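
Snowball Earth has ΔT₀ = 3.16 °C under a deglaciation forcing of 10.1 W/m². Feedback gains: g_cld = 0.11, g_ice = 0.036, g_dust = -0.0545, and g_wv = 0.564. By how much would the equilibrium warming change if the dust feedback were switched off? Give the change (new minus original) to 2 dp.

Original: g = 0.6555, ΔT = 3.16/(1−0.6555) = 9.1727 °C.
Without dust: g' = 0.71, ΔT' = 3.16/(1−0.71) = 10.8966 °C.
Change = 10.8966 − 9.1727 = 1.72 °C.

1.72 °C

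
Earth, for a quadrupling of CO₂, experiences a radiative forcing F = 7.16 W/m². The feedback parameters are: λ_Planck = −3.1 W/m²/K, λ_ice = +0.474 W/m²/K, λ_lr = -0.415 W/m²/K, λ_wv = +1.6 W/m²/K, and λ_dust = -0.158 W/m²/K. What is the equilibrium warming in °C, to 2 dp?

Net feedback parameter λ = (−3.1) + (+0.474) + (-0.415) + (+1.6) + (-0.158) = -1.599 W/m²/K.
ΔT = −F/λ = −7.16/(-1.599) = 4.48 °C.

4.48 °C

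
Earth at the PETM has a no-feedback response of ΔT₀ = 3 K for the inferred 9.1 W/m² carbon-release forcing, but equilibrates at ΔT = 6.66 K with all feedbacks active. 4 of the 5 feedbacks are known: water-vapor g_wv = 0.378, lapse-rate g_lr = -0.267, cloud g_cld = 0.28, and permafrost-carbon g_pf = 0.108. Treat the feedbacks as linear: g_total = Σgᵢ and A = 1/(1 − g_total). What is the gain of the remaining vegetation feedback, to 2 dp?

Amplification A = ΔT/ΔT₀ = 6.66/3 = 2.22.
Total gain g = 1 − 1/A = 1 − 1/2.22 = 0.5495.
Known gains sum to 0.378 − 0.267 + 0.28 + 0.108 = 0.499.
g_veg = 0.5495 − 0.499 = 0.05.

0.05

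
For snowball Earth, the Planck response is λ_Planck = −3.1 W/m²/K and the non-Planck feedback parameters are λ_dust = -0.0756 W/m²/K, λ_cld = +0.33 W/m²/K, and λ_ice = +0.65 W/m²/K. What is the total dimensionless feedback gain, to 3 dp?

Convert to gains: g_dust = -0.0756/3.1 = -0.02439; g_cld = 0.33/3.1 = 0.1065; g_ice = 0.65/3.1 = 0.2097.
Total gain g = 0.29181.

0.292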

•••••

*Assigned task:*
Extract the complete listing above, reproducing each line exactly.

*Response below:*
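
Snowball Earth has ΔT₀ = 3.16 °C under a deglaciation forcing of 10.1 W/m². Feedback gains: g_cld = 0.11, g_ice = 0.036, g_dust = -0.0545, and g_wv = 0.564. By how much would the equilibrium warming change if the dust feedback were switched off? Give the change (new minus original) to 2 dp.

Original: g = 0.6555, ΔT = 3.16/(1−0.6555) = 9.1727 °C.
Without dust: g' = 0.71, ΔT' = 3.16/(1−0.71) = 10.8966 °C.
Change = 10.8966 − 9.1727 = 1.72 °C.

1.72 °C

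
Earth, for a quadrupling of CO₂, experiences a radiative forcing F = 7.16 W/m². The feedback parameters are: λ_Planck = −3.1 W/m²/K, λ_ice = +0.474 W/m²/K, λ_lr = -0.415 W/m²/K, λ_wv = +1.6 W/m²/K, and λ_dust = -0.158 W/m²/K. What is the equilibrium warming in °C, to 2 dp?

Net feedback parameter λ = (−3.1) + (+0.474) + (-0.415) + (+1.6) + (-0.158) = -1.599 W/m²/K.
ΔT = −F/λ = −7.16/(-1.599) = 4.48 °C.

4.48 °C

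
Earth at the PETM has a no-feedback response of ΔT₀ = 3 K for the inferred 9.1 W/m² carbon-release forcing, but equilibrates at ΔT = 6.66 K with all feedbacks active. 4 of the 5 feedbacks are known: water-vapor g_wv = 0.378, lapse-rate g_lr = -0.267, cloud g_cld = 0.28, and permafrost-carbon g_pf = 0.108. Treat the feedbacks as linear: g_total = Σgᵢ and A = 1/(1 − g_total). What is the gain of the remaining vegetation feedback, to 2 dp?

Amplification A = ΔT/ΔT₀ = 6.66/3 = 2.22.
Total gain g = 1 − 1/A = 1 − 1/2.22 = 0.5495.
Known gains sum to 0.378 − 0.267 + 0.28 + 0.108 = 0.499.
g_veg = 0.5495 − 0.499 = 0.05.

0.05

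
For snowball Earth, the Planck response is λ_Planck = −3.1 W/m²/K and the non-Planck feedback parameters are λ_dust = -0.0756 W/m²/K, λ_cld = +0.33 W/m²/K, and λ_ice = +0.65 W/m²/K. What is the total dimensionless feedback gain, to 3 dp?

Convert to gains: g_dust = -0.0756/3.1 = -0.02439; g_cld = 0.33/3.1 = 0.1065; g_ice = 0.65/3.1 = 0.2097.
Total gain g = 0.29181.

0.292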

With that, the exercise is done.